- Problem details:
In the records that follow, find each line with the word "FAILURE" and copy it.
══ Data records
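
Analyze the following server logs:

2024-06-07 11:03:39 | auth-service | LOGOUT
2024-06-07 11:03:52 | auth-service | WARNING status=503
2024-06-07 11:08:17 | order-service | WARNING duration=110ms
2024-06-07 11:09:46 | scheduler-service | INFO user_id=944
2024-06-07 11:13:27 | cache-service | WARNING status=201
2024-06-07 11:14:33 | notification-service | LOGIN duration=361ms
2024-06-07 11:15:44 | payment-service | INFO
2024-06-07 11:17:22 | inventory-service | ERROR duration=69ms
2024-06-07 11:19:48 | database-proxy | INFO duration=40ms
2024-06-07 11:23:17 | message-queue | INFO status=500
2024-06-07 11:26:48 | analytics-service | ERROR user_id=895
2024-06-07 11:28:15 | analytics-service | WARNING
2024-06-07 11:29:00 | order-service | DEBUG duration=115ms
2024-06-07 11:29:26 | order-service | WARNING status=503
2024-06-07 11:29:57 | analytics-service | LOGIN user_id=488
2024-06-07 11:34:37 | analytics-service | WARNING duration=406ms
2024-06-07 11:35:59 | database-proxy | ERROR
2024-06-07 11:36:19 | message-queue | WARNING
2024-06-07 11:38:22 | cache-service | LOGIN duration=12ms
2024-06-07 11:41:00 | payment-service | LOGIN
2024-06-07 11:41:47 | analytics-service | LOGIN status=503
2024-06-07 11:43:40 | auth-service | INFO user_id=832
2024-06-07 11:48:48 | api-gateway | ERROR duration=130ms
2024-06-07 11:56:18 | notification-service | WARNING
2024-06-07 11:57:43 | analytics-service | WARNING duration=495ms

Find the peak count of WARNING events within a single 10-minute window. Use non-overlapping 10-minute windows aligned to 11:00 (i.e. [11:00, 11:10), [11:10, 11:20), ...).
2

To find the burst window:

1. Divide the log period into non-overlapping 10-minute windows starting at 11:00
2. Count WARNING events in each window
3. Find the window with maximum count
4. Maximum events in a window: 2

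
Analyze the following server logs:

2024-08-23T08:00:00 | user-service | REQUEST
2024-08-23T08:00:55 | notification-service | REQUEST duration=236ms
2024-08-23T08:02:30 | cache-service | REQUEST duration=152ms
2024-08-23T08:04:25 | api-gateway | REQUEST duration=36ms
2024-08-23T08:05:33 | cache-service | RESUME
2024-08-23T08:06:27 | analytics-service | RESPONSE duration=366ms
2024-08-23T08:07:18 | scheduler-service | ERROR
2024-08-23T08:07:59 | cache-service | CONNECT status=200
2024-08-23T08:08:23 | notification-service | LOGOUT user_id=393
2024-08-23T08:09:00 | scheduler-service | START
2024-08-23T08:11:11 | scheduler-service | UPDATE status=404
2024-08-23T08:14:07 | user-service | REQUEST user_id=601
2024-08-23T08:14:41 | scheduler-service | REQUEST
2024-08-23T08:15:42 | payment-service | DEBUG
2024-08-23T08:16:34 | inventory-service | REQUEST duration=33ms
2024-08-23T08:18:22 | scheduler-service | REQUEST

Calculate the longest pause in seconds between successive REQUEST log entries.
582

To find the longest gap:

1. Extract all REQUEST events in chronological order
2. Calculate time differences between consecutive events
3. Find the maximum difference
4. Longest gap: 582 seconds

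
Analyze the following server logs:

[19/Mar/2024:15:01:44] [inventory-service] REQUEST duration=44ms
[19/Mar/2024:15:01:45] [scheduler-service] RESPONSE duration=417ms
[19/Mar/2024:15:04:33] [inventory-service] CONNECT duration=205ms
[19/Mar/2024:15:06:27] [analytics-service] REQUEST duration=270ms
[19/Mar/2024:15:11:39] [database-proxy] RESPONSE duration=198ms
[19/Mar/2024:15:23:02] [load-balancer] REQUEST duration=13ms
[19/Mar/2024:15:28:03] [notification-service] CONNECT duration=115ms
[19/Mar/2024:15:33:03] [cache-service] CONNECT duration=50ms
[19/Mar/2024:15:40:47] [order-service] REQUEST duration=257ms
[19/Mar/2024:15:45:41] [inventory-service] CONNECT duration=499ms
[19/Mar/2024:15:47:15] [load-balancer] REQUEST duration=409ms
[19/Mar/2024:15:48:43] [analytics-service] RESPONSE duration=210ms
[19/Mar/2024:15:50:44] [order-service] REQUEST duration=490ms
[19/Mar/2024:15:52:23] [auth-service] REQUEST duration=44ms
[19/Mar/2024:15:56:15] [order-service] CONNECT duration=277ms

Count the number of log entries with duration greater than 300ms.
4

To count timeouts:

1. Threshold: 300ms
2. Extract duration from each log entry
3. Count entries where duration > 300
4. Timeout count: 4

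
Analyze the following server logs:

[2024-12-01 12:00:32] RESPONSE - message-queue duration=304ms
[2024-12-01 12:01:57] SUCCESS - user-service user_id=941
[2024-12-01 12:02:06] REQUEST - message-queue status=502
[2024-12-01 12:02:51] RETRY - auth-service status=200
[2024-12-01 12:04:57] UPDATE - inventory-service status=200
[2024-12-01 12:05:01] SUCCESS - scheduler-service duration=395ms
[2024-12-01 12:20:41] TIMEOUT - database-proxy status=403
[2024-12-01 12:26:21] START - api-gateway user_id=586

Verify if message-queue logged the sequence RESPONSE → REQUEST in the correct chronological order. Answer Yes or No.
Yes

To verify sequence order:

1. Find all events in sequence RESPONSE → REQUEST for message-queue
2. Extract their timestamps
3. Check if timestamps are in ascending order
4. Result: Yes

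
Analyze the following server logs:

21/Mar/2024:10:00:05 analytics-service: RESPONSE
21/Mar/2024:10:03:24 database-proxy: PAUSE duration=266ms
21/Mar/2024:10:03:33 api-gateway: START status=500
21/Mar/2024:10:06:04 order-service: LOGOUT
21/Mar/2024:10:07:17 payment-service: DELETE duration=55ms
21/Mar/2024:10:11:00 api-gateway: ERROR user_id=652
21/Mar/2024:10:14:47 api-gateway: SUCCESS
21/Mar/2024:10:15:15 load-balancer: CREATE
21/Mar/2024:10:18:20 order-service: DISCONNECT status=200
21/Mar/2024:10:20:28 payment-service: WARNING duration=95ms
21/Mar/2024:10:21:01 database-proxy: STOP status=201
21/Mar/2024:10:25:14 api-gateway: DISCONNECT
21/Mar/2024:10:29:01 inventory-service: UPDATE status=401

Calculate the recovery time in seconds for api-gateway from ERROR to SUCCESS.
227

To calculate recovery time:

1. Find ERROR event for api-gateway: 21/Mar/2024:10:11:00
2. Find next SUCCESS event for api-gateway: 21/Mar/2024:10:14:47
3. Recovery time: 21/Mar/2024:10:14:47 - 21/Mar/2024:10:11:00 = 227 seconds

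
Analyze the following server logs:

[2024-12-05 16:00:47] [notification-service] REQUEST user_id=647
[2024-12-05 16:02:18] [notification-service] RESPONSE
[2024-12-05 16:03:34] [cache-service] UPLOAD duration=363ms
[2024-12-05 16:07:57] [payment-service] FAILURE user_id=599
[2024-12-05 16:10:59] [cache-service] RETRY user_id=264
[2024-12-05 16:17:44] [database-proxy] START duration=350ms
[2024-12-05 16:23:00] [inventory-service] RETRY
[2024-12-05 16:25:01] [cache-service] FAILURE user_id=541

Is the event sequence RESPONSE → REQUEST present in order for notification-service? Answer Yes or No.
No

To verify sequence order:

1. Find all events in sequence RESPONSE → REQUEST for notification-service
2. Extract their timestamps
3. Check if timestamps are in ascending order
4. Result: No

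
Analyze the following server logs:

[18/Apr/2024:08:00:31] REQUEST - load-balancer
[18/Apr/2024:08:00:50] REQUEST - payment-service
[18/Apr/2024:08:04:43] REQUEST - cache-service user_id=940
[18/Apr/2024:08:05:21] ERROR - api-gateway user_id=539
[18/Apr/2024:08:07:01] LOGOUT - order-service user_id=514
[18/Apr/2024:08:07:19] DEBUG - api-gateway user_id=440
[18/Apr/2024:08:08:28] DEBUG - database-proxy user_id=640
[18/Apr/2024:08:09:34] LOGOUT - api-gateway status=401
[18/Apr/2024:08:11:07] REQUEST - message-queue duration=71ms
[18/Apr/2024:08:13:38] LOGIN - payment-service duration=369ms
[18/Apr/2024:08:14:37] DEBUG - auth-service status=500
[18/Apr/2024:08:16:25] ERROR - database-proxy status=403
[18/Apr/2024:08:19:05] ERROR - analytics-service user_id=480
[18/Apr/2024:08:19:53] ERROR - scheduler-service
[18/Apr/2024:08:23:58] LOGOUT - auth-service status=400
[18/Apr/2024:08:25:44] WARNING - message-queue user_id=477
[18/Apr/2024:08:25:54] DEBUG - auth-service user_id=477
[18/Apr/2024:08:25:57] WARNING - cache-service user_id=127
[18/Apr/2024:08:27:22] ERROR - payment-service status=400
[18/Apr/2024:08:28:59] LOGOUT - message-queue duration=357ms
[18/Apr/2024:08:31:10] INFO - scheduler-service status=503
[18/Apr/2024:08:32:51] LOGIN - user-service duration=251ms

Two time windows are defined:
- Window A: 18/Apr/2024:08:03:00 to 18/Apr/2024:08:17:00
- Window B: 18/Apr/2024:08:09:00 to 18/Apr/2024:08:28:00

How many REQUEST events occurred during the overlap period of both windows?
1

To find overlap events:

1. Window A: 18/Apr/2024:08:03:00 to 18/Apr/2024:08:17:00
2. Window B: 18/Apr/2024:08:09:00 to 18/Apr/2024:08:28:00
3. Overlap period: 18/Apr/2024:08:09:00 to 18/Apr/2024:08:17:00
4. Count REQUEST events in overlap: 1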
════
- Answer for this exercise:
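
[2024-12-05 16:07:57] [payment-service] FAILURE user_id=599
[2024-12-05 16:25:01] [cache-service] FAILURE user_id=541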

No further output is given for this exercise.